(Records contained in a dataset)
....

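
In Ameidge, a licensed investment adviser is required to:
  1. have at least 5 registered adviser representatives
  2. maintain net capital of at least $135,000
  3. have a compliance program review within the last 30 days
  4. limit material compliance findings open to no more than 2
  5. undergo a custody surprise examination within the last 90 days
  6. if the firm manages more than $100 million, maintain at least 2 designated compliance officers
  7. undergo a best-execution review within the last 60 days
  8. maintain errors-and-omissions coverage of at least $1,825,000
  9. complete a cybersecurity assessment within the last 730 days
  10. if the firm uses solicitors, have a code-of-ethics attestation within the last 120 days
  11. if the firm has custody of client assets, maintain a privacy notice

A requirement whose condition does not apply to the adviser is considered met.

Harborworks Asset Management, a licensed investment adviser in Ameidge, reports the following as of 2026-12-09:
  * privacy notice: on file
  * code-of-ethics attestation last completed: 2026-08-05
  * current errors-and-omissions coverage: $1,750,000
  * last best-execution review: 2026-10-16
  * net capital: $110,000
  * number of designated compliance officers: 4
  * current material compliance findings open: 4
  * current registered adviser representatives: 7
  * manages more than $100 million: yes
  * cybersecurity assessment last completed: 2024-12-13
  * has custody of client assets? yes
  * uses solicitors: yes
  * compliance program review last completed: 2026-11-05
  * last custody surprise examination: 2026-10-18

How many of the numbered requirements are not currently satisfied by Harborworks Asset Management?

1. registered adviser representatives 7 ≥ 5 → met
2. net capital $110,000 < $135,000 → not met
3. compliance program review 34 days ago vs limit 30 → not met
4. material compliance findings open 4 > 2 → not met
5. custody surprise examination 52 days ago vs limit 90 → met
6. condition 'manages more than $100 million' holds; designated compliance officers 4 ≥ 2 → met
7. best-execution review 54 days ago vs limit 60 → met
8. errors-and-omissions coverage $1,750,000 < $1,825,000 → not met
9. cybersecurity assessment 726 days ago vs limit 730 → met
10. condition 'uses solicitors' holds; code-of-ethics attestation 126 days ago vs limit 120 → not met
11. condition 'has custody of client assets' holds; privacy notice present → met
Not met: 5 of 11

5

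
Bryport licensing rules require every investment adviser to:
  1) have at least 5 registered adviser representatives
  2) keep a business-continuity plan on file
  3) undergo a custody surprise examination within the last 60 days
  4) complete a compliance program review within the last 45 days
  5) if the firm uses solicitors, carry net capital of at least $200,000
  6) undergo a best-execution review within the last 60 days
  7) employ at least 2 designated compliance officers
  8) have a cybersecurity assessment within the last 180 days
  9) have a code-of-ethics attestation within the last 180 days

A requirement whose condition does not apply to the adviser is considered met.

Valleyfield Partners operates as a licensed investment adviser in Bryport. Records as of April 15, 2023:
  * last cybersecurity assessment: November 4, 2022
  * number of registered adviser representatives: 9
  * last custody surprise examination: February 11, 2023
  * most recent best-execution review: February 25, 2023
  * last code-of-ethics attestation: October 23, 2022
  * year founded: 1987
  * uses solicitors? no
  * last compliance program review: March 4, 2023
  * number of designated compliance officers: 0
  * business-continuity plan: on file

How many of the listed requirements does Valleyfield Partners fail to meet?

1. registered adviser representatives 9 ≥ 5 → met
2. business-continuity plan present → met
3. custody surprise examination 63 days ago vs limit 60 → not met
4. compliance program review 42 days ago vs limit 45 → met
5. condition 'uses solicitors' does not hold → requirement n/a → met
6. best-execution review 49 days ago vs limit 60 → met
7. designated compliance officers 0 < 2 → not met
8. cybersecurity assessment 162 days ago vs limit 180 → met
9. code-of-ethics attestation 174 days ago vs limit 180 → met
Not met: 2 of 9

2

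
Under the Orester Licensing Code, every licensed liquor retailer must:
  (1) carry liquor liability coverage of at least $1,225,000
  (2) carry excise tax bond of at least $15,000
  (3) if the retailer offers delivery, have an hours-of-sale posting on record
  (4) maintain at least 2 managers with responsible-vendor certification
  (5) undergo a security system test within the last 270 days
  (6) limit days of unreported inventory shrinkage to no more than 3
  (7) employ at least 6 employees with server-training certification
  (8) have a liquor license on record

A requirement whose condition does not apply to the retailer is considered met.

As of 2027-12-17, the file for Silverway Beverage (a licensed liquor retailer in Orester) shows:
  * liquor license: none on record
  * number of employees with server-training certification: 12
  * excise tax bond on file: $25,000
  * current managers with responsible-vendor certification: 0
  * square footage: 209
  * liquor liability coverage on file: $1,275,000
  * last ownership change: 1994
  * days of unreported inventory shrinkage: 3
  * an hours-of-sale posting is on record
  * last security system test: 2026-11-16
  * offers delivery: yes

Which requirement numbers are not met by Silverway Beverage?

1. liquor liability coverage $1,275,000 ≥ $1,225,000 → met
2. excise tax bond $25,000 ≥ $15,000 → met
3. condition 'offers delivery' holds; hours-of-sale posting present → met
4. managers with responsible-vendor certification 0 < 2 → not met
5. security system test 396 days ago vs limit 270 → not met
6. days of unreported inventory shrinkage 3 ≤ 3 → met
7. employees with server-training certification 12 ≥ 6 → met
8. liquor license absent → not met
Not met: 4, 5, 8

4, 5, 8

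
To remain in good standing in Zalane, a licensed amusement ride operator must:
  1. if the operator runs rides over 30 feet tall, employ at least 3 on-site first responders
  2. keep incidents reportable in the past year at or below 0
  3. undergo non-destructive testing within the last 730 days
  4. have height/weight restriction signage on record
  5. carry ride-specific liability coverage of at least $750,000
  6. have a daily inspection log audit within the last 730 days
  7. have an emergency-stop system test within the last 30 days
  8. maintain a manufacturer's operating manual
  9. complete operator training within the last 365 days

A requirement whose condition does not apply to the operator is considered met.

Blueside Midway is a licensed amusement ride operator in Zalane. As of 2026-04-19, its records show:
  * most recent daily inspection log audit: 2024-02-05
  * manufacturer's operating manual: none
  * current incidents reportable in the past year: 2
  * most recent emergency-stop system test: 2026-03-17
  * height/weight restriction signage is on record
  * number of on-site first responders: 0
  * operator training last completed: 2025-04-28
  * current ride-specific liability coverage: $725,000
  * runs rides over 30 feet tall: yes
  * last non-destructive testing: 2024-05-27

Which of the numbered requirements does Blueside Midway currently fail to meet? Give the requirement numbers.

1, 2, 5, 6, 7, 8

1. condition 'runs rides over 30 feet tall' holds; on-site first responders 0 < 3 → not met
2. incidents reportable in the past year 2 > 0 → not met
3. non-destructive testing 692 days ago vs limit 730 → met
4. height/weight restriction signage present → met
5. ride-specific liability coverage $725,000 < $750,000 → not met
6. daily inspection log audit 804 days ago vs limit 730 → not met
7. emergency-stop system test 33 days ago vs limit 30 → not met
8. manufacturer's operating manual absent → not met
9. operator training 356 days ago vs limit 365 → met
Not met: 1, 2, 5, 6, 7, 8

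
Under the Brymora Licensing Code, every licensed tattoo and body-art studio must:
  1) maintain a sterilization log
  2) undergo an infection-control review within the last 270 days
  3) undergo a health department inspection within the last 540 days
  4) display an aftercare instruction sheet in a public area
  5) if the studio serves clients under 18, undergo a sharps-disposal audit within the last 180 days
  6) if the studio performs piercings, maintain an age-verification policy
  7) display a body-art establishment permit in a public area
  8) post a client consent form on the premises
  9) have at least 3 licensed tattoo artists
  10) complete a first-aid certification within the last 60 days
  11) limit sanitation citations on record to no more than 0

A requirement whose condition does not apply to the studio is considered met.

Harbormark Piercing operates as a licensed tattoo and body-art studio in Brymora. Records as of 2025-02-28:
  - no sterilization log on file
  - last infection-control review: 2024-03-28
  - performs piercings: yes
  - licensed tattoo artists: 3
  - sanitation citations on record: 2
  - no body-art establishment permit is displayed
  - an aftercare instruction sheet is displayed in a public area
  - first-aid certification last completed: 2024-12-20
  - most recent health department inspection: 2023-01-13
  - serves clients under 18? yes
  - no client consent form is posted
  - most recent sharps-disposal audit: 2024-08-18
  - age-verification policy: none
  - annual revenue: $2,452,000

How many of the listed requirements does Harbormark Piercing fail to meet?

9

1. sterilization log absent → not met
2. infection-control review 337 days ago vs limit 270 → not met
3. health department inspection 777 days ago vs limit 540 → not met
4. aftercare instruction sheet present → met
5. condition 'serves clients under 18' holds; sharps-disposal audit 194 days ago vs limit 180 → not met
6. condition 'performs piercings' holds; age-verification policy absent → not met
7. body-art establishment permit absent → not met
8. client consent form absent → not met
9. licensed tattoo artists 3 ≥ 3 → met
10. first-aid certification 70 days ago vs limit 60 → not met
11. sanitation citations on record 2 > 0 → not met
Not met: 9 of 11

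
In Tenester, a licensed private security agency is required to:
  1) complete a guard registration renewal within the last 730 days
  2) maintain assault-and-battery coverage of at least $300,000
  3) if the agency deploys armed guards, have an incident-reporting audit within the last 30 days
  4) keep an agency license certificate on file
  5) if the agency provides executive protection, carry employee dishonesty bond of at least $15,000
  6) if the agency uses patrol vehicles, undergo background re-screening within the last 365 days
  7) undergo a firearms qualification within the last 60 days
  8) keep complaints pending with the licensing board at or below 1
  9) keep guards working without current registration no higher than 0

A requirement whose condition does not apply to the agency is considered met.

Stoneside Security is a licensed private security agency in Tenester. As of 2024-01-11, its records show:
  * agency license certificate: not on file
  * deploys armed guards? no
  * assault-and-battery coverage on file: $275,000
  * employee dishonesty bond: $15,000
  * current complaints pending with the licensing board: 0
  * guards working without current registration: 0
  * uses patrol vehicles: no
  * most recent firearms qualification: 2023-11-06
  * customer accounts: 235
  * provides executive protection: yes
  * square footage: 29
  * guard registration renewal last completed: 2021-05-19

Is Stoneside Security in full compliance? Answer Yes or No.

No

1. guard registration renewal 967 days ago vs limit 730 → not met
2. assault-and-battery coverage $275,000 < $300,000 → not met
3. condition 'deploys armed guards' does not hold → requirement n/a → met
4. agency license certificate absent → not met
5. condition 'provides executive protection' holds; employee dishonesty bond $15,000 ≥ $15,000 → met
6. condition 'uses patrol vehicles' does not hold → requirement n/a → met
7. firearms qualification 66 days ago vs limit 60 → not met
8. complaints pending with the licensing board 0 ≤ 1 → met
9. guards working without current registration 0 ≤ 0 → met
Not met: 1, 2, 4, 7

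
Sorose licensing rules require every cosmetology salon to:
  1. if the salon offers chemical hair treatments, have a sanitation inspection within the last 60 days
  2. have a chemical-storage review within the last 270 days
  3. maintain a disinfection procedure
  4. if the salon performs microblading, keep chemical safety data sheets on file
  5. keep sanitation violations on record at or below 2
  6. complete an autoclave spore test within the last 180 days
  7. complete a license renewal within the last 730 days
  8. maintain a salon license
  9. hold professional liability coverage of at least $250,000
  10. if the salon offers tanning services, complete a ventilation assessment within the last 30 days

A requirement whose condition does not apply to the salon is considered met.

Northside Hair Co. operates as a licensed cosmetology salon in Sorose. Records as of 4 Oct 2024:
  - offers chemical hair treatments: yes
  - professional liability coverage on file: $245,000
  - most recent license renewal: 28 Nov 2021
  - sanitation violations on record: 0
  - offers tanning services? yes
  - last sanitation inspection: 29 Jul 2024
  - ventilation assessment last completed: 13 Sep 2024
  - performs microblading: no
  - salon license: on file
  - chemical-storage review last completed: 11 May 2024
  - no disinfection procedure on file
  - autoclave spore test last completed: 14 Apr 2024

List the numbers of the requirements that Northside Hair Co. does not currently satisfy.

1. condition 'offers chemical hair treatments' holds; sanitation inspection 67 days ago vs limit 60 → not met
2. chemical-storage review 146 days ago vs limit 270 → met
3. disinfection procedure absent → not met
4. condition 'performs microblading' does not hold → requirement n/a → met
5. sanitation violations on record 0 ≤ 2 → met
6. autoclave spore test 173 days ago vs limit 180 → met
7. license renewal 1041 days ago vs limit 730 → not met
8. salon license present → met
9. professional liability coverage $245,000 < $250,000 → not met
10. condition 'offers tanning services' holds; ventilation assessment 21 days ago vs limit 30 → met
Not met: 1, 3, 7, 9

1, 3, 7, 9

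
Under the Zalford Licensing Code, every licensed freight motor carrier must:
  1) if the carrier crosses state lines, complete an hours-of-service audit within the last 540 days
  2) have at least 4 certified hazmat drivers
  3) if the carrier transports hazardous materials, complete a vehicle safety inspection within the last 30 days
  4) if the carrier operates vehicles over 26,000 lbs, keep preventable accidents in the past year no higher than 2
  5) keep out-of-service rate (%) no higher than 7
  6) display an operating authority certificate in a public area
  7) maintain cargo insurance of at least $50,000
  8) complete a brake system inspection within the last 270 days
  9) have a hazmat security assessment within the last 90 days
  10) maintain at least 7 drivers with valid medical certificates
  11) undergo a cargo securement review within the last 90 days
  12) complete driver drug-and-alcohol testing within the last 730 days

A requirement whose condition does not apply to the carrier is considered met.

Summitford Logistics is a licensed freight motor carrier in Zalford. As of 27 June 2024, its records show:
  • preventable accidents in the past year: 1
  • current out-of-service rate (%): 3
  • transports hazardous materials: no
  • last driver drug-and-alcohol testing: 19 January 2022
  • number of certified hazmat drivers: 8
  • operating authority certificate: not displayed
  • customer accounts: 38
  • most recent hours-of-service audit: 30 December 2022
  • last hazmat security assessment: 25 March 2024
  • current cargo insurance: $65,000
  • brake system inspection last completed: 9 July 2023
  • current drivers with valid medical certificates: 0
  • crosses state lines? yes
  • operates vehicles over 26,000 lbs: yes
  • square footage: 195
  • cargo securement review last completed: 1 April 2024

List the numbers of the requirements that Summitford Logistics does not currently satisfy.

1. condition 'crosses state lines' holds; hours-of-service audit 545 days ago vs limit 540 → not met
2. certified hazmat drivers 8 ≥ 4 → met
3. condition 'transports hazardous materials' does not hold → requirement n/a → met
4. condition 'operates vehicles over 26,000 lbs' holds; preventable accidents in the past year 1 ≤ 2 → met
5. out-of-service rate (%) 3 ≤ 7 → met
6. operating authority certificate absent → not met
7. cargo insurance $65,000 ≥ $50,000 → met
8. brake system inspection 354 days ago vs limit 270 → not met
9. hazmat security assessment 94 days ago vs limit 90 → not met
10. drivers with valid medical certificates 0 < 7 → not met
11. cargo securement review 87 days ago vs limit 90 → met
12. driver drug-and-alcohol testing 890 days ago vs limit 730 → not met
Not met: 1, 6, 8, 9, 10, 12

1, 6, 8, 9, 10, 12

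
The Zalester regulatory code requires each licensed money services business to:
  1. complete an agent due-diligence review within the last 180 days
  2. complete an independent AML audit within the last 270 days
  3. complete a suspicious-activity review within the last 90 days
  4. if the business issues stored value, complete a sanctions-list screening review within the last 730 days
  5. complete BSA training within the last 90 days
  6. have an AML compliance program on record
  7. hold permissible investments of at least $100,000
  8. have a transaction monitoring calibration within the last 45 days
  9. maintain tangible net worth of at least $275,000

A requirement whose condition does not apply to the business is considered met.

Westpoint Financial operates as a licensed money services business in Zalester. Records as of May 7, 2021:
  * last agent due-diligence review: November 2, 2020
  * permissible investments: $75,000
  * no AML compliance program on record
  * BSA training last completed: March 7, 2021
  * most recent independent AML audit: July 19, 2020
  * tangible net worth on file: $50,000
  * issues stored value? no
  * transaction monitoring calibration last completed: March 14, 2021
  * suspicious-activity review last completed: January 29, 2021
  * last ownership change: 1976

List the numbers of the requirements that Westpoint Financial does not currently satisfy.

1, 2, 3, 6, 7, 8, 9

1. agent due-diligence review 186 days ago vs limit 180 → not met
2. independent AML audit 292 days ago vs limit 270 → not met
3. suspicious-activity review 98 days ago vs limit 90 → not met
4. condition 'issues stored value' does not hold → requirement n/a → met
5. BSA training 61 days ago vs limit 90 → met
6. AML compliance program absent → not met
7. permissible investments $75,000 < $100,000 → not met
8. transaction monitoring calibration 54 days ago vs limit 45 → not met
9. tangible net worth $50,000 < $275,000 → not met
Not met: 1, 2, 3, 6, 7, 8, 9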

....

TASK OBJECTIVE: Copy all lines of the preceding data that hold the word "Orester".

RESPONSE BELOW:
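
Under the Orester Licensing Code, every licensed liquor retailer must:
As of 2027-12-17, the file for Silverway Beverage (a licensed liquor retailer in Orester) shows: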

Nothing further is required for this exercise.